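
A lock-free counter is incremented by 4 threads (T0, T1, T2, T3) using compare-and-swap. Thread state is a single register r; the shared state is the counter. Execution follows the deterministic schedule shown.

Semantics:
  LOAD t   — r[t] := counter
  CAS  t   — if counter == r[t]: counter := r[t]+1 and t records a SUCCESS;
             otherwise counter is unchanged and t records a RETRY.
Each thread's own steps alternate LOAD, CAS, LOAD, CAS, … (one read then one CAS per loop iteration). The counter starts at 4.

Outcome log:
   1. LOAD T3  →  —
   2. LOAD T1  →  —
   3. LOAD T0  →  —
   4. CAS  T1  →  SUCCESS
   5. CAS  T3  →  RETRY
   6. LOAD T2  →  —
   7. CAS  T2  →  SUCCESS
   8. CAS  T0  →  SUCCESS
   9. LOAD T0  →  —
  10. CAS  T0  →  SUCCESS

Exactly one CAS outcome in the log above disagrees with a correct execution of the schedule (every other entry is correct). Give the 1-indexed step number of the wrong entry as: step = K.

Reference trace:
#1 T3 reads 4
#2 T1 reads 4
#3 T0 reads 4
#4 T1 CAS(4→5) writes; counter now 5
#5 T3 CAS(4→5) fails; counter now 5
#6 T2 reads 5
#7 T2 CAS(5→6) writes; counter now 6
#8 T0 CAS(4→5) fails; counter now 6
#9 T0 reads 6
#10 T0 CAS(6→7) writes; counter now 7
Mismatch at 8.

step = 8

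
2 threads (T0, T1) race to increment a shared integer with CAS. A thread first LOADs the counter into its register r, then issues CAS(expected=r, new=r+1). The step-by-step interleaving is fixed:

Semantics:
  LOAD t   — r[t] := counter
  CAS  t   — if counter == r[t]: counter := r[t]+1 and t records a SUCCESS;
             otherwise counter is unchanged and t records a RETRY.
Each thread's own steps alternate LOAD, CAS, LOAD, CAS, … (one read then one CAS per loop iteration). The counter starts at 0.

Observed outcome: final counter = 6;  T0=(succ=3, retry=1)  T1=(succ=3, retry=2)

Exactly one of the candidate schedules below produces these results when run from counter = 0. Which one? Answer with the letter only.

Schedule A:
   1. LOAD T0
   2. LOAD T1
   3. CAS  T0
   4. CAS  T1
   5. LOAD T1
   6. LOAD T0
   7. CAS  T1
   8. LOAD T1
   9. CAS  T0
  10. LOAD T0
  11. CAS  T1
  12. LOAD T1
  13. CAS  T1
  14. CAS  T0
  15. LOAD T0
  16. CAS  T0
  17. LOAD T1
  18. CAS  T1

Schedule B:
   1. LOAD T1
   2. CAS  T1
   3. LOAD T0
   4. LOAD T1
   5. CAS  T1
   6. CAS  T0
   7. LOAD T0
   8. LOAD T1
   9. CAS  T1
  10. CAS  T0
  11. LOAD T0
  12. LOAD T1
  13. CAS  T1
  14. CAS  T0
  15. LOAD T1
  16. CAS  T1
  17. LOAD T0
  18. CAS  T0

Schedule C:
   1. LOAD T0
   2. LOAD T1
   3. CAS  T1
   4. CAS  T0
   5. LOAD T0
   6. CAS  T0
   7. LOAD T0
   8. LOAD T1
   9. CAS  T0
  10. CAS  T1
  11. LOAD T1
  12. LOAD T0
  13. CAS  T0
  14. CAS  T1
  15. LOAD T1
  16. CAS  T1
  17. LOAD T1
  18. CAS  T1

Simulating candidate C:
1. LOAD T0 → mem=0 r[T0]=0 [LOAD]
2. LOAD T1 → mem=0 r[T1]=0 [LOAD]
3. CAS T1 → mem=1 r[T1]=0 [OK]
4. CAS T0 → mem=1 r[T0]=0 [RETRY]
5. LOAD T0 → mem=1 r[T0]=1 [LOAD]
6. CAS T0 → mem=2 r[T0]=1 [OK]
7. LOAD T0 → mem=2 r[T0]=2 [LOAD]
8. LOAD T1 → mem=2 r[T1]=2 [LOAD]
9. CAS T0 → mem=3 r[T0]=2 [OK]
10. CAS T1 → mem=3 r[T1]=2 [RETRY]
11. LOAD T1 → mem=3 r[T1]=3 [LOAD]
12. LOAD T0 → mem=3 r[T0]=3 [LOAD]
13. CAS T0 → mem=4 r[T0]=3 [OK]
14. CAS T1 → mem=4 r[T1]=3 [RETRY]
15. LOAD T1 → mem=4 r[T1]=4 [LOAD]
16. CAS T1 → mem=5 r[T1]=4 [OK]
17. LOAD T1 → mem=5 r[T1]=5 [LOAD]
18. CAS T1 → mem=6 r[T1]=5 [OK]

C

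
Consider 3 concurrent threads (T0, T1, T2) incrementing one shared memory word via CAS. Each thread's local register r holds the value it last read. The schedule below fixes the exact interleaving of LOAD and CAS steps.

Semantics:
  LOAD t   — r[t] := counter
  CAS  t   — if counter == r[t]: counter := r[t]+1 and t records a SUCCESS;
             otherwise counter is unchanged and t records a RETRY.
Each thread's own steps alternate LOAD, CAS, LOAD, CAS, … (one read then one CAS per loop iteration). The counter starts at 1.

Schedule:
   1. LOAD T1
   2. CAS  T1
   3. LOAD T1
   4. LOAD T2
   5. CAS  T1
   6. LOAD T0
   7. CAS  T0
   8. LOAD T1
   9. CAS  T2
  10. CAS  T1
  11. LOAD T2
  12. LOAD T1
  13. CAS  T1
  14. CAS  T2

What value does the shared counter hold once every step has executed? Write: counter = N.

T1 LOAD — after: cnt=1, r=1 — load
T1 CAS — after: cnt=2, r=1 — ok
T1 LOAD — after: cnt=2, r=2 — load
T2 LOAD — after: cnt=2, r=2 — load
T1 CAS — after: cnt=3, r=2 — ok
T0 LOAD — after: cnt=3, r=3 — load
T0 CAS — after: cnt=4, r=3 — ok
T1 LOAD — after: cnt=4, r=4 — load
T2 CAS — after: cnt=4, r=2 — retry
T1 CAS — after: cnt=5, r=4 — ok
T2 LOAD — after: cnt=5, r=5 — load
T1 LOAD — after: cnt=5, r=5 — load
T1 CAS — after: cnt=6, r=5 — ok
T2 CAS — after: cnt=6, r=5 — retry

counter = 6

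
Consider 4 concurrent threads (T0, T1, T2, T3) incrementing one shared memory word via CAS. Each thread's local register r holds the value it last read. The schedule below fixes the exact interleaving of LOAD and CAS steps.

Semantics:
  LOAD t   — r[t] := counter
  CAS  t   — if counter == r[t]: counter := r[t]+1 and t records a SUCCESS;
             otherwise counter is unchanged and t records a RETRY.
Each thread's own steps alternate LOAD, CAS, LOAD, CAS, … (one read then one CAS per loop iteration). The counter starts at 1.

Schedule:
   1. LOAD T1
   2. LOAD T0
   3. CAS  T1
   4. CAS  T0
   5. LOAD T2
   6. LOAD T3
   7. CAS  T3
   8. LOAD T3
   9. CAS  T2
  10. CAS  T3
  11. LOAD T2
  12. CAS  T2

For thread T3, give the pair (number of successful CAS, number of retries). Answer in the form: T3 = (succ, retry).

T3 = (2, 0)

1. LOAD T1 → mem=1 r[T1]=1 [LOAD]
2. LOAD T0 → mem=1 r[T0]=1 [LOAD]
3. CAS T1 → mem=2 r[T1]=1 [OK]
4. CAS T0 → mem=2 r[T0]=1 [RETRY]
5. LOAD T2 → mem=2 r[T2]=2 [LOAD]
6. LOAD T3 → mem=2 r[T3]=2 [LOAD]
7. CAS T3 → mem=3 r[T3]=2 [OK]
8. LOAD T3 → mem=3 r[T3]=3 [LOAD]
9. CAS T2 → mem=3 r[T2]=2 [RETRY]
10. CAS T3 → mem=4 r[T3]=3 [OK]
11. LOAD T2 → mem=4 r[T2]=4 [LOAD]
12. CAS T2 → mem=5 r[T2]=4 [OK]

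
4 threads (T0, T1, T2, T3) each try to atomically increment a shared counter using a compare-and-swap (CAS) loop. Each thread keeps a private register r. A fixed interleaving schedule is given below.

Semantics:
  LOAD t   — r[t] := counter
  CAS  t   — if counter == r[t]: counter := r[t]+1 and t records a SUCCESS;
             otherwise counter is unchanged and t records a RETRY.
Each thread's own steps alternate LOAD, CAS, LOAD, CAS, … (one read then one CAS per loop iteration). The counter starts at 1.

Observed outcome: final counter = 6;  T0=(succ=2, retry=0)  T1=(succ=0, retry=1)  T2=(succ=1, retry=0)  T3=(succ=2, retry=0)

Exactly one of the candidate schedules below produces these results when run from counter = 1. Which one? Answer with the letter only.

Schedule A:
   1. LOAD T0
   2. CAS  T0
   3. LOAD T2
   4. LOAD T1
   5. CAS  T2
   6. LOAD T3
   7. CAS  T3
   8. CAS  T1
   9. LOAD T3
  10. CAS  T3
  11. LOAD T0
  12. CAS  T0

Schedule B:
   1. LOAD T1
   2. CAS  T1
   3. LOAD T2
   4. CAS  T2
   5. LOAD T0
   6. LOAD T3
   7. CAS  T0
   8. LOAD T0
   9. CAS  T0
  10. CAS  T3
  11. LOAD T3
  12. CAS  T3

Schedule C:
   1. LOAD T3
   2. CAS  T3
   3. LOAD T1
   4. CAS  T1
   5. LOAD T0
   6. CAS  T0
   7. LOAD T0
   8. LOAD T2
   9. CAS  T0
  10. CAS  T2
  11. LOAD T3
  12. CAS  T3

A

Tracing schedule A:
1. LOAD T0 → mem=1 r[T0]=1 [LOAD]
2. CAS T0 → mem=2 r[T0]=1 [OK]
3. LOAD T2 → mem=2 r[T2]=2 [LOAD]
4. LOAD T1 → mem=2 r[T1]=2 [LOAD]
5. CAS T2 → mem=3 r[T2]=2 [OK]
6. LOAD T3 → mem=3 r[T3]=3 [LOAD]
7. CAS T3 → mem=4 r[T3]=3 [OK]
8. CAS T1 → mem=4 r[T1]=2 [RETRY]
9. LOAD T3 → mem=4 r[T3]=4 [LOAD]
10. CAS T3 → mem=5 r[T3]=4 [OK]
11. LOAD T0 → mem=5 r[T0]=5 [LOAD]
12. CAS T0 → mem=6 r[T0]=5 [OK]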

> **What this task involves**: How many lines of the listing contain "fixes"? Say only that number.

> **Exercise solution**: 2